▸ **Aim of the exercise**
All lines from the one containing "06/Oct/2024:12:25:14 payment-service: STOP" to the end of the data below are to be returned exactly, both ends included, with nothing added.

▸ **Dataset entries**

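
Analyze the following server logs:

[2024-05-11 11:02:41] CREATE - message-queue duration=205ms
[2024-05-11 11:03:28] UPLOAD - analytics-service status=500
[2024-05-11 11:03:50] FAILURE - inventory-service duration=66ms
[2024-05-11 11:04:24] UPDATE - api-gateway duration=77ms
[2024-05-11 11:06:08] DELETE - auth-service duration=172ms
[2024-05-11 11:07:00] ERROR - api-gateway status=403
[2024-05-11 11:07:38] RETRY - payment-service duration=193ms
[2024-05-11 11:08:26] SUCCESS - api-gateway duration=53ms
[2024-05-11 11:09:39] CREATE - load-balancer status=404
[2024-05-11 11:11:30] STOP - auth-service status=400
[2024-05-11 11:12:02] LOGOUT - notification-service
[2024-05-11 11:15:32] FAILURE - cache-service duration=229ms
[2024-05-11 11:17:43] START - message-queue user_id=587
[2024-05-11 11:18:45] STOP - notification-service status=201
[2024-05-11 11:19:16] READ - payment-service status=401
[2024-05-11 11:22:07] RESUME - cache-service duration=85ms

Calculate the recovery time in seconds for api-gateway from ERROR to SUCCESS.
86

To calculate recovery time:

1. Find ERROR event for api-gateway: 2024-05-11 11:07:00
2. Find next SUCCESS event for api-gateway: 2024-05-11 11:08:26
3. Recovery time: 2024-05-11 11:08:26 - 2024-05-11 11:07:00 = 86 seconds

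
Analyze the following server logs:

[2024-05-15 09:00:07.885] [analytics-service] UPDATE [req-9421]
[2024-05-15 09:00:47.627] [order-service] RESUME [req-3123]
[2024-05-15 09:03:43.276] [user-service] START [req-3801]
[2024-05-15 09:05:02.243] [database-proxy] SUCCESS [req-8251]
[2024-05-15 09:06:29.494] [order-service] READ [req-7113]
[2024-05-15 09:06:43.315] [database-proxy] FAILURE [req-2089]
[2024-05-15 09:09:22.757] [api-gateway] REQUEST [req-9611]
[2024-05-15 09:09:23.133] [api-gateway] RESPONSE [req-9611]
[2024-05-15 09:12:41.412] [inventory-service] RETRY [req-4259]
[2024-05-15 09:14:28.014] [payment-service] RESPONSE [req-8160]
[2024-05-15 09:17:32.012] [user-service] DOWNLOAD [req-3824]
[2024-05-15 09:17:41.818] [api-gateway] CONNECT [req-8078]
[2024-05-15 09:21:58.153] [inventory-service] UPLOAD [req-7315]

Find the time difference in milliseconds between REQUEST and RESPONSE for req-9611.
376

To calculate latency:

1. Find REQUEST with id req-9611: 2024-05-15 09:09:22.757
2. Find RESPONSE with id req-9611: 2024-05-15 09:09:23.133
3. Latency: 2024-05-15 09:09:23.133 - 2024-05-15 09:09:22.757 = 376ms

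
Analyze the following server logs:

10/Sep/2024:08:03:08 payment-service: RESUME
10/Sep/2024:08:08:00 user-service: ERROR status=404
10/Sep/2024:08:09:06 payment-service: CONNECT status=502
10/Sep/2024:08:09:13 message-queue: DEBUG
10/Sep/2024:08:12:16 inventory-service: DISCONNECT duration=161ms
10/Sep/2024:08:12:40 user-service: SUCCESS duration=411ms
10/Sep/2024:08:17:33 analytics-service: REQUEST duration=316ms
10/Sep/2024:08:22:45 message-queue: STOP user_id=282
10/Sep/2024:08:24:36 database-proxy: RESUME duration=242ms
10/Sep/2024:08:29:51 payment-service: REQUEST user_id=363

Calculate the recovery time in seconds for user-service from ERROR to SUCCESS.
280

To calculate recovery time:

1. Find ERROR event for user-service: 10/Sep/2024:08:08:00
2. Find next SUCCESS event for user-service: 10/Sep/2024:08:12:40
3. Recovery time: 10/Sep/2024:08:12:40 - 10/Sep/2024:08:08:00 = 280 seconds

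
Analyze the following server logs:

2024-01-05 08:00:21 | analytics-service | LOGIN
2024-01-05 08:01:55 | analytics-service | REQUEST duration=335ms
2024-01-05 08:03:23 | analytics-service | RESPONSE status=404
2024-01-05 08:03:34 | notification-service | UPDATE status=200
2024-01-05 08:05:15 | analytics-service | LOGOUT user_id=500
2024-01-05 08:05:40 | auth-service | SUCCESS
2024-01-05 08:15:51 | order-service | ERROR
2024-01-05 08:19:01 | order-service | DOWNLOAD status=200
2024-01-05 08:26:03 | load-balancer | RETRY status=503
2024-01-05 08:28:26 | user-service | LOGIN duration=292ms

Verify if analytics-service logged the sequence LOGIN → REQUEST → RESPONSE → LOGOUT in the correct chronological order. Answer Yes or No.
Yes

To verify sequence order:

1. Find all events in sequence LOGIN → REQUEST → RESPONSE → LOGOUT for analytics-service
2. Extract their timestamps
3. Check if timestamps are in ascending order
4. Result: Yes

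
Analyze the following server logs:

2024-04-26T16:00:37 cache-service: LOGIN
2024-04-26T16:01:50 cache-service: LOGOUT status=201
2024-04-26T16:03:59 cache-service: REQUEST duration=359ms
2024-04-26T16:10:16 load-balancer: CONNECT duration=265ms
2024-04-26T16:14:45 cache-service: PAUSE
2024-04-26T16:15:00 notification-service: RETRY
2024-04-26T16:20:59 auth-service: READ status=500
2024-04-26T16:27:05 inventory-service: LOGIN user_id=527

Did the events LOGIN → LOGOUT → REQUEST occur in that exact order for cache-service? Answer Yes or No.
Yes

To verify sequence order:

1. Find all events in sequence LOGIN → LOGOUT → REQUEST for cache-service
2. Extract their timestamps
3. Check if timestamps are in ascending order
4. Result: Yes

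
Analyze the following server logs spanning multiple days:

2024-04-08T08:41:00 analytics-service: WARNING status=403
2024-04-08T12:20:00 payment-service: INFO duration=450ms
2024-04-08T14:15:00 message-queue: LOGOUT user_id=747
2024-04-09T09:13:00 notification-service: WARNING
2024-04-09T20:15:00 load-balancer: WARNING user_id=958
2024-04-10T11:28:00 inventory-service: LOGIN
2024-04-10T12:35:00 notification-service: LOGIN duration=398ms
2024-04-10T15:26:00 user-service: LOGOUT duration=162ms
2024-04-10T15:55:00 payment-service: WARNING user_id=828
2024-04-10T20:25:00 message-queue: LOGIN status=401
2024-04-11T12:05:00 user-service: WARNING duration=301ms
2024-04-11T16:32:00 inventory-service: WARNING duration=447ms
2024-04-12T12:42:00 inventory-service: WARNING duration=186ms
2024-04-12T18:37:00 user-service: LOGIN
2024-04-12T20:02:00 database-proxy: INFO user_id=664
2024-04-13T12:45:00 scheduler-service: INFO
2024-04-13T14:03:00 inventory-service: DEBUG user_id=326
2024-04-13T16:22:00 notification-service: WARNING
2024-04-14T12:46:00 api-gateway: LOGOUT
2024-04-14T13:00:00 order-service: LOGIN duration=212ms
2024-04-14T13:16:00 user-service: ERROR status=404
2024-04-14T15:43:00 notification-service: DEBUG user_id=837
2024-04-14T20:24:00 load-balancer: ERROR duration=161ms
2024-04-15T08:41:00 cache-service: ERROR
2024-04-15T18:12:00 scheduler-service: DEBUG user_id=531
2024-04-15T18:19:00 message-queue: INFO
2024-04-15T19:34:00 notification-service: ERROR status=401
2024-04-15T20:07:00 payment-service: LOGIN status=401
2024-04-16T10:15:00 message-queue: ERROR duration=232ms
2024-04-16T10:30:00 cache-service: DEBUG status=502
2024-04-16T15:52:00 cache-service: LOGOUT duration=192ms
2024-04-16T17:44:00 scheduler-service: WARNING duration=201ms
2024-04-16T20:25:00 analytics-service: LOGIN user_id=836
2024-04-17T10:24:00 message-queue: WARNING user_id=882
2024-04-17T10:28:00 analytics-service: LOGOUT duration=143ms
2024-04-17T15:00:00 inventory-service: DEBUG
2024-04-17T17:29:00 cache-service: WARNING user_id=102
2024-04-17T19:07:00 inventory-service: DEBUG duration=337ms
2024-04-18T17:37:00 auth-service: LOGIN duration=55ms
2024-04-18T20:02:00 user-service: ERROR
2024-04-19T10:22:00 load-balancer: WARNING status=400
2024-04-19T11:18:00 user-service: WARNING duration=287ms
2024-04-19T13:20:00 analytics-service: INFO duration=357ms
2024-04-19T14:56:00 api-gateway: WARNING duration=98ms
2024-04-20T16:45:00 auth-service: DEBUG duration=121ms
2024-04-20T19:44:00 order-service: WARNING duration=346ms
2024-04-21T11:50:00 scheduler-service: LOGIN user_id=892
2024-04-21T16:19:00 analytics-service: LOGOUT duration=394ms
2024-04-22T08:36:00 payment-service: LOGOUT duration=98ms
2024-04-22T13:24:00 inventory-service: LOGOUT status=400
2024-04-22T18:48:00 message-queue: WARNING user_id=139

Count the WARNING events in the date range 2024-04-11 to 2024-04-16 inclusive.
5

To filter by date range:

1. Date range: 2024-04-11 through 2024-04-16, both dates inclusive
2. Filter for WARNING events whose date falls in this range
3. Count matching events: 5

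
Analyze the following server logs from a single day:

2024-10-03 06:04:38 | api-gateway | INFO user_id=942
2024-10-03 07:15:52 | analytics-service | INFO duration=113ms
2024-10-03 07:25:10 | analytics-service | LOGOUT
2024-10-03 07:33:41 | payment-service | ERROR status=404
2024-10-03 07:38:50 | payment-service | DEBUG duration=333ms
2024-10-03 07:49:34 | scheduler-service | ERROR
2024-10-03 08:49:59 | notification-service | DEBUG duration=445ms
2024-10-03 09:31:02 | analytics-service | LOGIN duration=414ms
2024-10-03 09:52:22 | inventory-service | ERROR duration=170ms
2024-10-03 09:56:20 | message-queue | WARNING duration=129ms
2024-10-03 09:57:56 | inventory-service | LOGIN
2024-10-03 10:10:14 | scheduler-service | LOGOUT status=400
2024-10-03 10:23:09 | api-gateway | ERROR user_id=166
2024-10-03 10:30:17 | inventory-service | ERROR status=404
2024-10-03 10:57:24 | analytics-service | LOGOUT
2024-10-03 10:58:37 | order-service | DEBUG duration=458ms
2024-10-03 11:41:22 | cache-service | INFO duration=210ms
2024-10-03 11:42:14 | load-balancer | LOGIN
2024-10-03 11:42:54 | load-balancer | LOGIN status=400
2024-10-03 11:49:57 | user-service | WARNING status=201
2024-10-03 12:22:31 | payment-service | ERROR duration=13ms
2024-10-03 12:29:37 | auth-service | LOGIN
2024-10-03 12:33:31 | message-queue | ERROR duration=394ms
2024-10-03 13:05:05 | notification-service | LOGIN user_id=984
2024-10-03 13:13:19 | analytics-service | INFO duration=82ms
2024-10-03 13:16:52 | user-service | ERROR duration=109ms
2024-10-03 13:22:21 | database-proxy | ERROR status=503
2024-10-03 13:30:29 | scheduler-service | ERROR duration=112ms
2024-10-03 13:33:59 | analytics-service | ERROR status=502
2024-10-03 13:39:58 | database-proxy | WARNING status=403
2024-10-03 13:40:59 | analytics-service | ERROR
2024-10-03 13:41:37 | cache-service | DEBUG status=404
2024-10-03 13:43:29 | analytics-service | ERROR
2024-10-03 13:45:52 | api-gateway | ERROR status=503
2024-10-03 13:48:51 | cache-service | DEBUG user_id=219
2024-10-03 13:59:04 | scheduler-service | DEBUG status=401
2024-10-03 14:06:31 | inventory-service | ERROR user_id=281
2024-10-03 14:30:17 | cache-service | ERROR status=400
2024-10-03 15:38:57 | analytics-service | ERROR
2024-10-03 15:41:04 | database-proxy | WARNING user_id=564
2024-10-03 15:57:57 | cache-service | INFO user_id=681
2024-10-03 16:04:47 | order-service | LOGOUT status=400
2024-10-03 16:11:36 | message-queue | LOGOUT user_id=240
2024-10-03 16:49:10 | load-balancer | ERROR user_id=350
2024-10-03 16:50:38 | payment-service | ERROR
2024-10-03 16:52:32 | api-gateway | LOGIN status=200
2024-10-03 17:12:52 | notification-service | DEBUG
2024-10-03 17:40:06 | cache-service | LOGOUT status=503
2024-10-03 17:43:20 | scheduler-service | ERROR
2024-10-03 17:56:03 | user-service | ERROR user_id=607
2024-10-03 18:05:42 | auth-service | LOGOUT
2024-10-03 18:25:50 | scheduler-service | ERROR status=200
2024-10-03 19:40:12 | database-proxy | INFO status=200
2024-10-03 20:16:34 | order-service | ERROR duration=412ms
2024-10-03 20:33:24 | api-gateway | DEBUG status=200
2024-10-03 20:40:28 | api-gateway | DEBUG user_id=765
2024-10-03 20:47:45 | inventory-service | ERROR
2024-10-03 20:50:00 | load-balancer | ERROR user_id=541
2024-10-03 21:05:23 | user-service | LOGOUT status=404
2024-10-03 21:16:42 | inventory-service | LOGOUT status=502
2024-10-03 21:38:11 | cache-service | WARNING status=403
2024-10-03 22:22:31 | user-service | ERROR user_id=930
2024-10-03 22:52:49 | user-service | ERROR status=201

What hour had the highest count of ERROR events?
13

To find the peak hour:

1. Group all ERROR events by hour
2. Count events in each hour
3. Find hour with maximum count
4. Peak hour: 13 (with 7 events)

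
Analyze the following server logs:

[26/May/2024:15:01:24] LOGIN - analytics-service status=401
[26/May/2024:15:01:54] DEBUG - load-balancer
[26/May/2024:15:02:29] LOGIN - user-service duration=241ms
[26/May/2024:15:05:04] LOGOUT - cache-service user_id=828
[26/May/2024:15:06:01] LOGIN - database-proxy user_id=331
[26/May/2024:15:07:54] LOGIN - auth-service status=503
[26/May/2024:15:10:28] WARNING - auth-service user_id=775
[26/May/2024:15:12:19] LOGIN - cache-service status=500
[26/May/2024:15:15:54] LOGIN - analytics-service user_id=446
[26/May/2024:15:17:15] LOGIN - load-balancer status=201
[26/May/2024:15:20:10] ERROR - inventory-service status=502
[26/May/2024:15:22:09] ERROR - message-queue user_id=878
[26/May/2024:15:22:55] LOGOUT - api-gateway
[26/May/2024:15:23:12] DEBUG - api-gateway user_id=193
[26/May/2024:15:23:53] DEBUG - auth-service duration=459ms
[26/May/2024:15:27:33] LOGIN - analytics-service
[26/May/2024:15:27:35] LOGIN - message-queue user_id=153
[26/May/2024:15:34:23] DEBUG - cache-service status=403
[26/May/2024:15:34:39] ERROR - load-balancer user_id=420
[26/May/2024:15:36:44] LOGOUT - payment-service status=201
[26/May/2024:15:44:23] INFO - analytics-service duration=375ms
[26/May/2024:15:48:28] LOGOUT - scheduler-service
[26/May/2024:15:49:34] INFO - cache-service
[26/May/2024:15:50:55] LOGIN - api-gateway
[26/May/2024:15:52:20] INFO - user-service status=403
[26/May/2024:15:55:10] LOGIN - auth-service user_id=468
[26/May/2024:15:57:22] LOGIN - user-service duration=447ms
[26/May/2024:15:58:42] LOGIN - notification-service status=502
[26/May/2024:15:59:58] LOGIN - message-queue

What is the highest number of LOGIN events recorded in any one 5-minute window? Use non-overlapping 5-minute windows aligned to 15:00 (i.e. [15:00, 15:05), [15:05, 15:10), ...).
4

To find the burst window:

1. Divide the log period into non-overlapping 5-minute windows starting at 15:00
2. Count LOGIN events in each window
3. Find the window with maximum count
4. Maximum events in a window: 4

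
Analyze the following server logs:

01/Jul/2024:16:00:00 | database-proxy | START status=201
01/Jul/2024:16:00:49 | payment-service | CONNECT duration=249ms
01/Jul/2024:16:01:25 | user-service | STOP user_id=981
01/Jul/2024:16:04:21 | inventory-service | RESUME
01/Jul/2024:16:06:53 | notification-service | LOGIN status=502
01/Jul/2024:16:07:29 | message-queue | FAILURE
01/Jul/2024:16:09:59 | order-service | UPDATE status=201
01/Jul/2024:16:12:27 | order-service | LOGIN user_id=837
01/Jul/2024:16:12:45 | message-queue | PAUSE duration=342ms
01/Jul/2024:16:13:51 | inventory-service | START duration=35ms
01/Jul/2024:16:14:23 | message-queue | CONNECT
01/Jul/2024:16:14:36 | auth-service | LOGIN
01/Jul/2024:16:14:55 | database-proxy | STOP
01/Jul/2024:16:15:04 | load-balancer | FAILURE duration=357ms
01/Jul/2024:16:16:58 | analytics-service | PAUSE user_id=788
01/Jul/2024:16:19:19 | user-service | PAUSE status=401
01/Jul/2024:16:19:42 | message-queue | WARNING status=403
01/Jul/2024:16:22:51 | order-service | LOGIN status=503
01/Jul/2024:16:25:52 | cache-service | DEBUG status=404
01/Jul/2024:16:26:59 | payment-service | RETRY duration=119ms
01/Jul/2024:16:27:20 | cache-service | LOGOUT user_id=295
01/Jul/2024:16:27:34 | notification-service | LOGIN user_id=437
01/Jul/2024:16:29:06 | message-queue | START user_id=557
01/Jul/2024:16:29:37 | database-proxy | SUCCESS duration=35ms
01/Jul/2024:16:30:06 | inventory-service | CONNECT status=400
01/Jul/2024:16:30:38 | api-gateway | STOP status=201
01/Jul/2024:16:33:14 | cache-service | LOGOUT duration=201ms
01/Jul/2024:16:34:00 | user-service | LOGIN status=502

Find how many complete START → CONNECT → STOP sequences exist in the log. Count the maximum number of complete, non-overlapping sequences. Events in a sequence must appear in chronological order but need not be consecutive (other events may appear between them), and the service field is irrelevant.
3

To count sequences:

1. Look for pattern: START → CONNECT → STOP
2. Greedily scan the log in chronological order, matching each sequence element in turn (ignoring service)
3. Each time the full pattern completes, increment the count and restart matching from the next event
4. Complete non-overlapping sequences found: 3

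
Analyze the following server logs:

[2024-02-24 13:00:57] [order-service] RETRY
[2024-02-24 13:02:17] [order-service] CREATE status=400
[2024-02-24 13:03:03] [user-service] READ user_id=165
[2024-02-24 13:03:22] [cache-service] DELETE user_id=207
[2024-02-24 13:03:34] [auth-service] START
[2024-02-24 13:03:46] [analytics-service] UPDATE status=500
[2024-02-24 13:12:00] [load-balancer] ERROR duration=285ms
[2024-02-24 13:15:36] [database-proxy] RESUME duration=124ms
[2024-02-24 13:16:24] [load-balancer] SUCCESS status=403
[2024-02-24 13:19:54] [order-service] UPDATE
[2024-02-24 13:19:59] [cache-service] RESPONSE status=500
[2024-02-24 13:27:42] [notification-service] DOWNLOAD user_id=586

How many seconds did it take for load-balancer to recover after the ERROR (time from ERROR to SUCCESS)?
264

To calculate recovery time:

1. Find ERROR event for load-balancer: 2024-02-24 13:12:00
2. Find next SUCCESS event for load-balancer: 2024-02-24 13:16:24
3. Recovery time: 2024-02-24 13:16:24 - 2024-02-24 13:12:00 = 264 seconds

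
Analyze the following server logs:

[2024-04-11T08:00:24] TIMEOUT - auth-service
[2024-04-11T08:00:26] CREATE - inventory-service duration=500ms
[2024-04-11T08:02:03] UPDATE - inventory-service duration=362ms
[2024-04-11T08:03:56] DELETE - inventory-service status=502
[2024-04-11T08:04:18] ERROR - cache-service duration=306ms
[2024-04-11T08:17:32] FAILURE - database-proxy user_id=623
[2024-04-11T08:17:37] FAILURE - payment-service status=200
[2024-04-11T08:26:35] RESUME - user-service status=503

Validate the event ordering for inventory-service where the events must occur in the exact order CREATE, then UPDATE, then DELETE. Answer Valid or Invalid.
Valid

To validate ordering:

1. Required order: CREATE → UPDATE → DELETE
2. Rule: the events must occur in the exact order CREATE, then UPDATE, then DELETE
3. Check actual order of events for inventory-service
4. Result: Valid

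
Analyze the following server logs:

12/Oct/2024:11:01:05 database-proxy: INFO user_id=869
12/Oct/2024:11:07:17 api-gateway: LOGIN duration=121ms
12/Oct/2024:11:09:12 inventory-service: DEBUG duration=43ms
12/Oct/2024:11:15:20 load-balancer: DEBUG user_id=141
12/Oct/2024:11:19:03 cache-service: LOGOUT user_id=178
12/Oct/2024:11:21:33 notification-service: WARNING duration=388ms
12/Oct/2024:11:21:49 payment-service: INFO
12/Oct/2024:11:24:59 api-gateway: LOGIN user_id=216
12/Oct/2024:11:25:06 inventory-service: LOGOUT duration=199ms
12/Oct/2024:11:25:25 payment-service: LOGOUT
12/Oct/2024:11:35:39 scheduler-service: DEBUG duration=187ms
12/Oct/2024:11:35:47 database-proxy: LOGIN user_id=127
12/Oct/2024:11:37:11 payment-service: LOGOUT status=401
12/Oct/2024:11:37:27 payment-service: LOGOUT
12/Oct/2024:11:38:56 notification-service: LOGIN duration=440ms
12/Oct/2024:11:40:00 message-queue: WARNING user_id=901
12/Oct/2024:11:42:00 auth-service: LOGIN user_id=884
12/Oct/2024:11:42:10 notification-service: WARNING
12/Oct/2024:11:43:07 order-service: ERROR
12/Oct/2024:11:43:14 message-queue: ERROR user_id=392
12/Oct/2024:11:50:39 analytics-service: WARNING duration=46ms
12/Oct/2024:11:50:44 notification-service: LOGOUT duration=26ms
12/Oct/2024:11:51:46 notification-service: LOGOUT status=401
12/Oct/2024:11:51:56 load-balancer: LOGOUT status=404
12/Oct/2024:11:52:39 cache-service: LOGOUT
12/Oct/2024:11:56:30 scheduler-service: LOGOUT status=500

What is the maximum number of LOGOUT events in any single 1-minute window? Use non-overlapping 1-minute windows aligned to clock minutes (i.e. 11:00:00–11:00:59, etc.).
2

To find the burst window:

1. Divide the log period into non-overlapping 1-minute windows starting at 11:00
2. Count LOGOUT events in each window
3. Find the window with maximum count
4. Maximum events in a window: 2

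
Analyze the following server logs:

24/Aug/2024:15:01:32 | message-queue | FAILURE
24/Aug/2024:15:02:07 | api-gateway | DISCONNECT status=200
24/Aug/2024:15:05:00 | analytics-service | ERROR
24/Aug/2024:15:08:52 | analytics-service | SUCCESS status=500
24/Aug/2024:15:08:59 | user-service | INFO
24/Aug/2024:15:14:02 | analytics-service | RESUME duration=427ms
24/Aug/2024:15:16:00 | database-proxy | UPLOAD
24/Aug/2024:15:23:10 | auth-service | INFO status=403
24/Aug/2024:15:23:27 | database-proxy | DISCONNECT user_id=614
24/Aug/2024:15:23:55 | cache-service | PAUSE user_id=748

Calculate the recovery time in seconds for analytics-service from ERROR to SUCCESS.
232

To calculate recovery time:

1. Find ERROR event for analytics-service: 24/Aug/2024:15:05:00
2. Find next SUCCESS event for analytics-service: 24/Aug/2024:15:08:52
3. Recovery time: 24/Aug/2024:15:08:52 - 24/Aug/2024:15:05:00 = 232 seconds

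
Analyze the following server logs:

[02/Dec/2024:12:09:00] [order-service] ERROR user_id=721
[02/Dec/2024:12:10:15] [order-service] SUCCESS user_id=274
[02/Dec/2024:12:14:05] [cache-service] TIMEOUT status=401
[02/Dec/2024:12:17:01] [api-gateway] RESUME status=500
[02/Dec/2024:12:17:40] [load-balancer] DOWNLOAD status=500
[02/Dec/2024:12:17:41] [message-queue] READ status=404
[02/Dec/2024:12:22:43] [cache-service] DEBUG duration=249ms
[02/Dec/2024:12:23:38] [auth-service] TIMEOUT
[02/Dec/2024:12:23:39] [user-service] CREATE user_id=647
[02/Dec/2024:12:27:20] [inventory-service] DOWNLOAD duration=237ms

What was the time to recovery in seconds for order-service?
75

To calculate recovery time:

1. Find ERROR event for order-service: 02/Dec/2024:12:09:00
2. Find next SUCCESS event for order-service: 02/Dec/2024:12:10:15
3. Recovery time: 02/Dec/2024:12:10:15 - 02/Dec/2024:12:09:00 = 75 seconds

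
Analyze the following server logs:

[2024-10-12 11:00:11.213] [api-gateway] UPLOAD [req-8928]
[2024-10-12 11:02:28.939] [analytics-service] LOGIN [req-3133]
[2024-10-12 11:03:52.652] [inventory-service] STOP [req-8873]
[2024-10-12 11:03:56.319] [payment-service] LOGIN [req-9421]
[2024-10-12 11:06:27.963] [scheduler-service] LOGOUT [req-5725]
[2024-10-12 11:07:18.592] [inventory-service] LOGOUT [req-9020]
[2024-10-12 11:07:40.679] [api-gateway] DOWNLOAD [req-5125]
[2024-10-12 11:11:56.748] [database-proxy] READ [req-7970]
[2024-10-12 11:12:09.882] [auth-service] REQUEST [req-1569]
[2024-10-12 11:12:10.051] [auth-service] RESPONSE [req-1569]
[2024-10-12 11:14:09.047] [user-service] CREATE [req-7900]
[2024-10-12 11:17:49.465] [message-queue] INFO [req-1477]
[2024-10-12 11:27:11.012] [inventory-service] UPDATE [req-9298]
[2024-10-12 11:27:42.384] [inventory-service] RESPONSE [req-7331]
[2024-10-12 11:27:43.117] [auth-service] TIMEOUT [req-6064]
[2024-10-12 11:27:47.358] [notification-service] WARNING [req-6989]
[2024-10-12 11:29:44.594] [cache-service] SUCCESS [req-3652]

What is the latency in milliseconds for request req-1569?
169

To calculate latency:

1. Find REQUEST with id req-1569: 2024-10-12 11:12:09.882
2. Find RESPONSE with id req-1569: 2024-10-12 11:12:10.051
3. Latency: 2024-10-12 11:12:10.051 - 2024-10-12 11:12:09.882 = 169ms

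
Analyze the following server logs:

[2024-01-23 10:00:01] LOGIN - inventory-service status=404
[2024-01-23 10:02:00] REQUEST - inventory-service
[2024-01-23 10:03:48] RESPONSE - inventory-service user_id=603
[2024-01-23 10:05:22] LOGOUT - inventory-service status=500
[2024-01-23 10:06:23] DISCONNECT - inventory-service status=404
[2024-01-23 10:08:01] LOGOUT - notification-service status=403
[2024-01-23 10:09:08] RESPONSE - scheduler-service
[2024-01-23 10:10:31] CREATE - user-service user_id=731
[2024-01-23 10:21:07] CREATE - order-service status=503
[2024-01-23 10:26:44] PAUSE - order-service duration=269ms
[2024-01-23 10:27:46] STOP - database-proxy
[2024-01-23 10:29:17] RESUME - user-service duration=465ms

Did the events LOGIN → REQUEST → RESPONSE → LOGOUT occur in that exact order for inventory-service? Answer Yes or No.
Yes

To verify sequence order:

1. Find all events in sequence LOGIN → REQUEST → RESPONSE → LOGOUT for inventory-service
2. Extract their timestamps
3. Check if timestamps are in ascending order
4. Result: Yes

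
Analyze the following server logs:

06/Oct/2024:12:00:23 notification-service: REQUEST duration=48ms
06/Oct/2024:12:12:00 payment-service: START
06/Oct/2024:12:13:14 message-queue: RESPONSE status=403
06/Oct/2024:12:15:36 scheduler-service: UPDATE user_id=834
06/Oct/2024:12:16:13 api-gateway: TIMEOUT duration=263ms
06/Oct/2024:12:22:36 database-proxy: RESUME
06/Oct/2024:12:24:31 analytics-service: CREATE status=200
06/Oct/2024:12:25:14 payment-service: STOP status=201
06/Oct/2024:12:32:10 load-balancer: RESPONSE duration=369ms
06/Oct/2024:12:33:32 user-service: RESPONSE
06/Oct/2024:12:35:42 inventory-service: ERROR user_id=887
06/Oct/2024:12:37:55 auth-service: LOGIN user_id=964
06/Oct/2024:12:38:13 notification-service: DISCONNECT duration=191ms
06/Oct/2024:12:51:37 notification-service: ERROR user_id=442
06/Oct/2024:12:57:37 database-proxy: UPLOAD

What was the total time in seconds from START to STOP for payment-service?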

▸ **Solution for this task**
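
06/Oct/2024:12:25:14 payment-service: STOP status=201
06/Oct/2024:12:32:10 load-balancer: RESPONSE duration=369ms
06/Oct/2024:12:33:32 user-service: RESPONSE
06/Oct/2024:12:35:42 inventory-service: ERROR user_id=887
06/Oct/2024:12:37:55 auth-service: LOGIN user_id=964
06/Oct/2024:12:38:13 notification-service: DISCONNECT duration=191ms
06/Oct/2024:12:51:37 notification-service: ERROR user_id=442
06/Oct/2024:12:57:37 database-proxy: UPLOAD

What was the total time in seconds from START to STOP for payment-service?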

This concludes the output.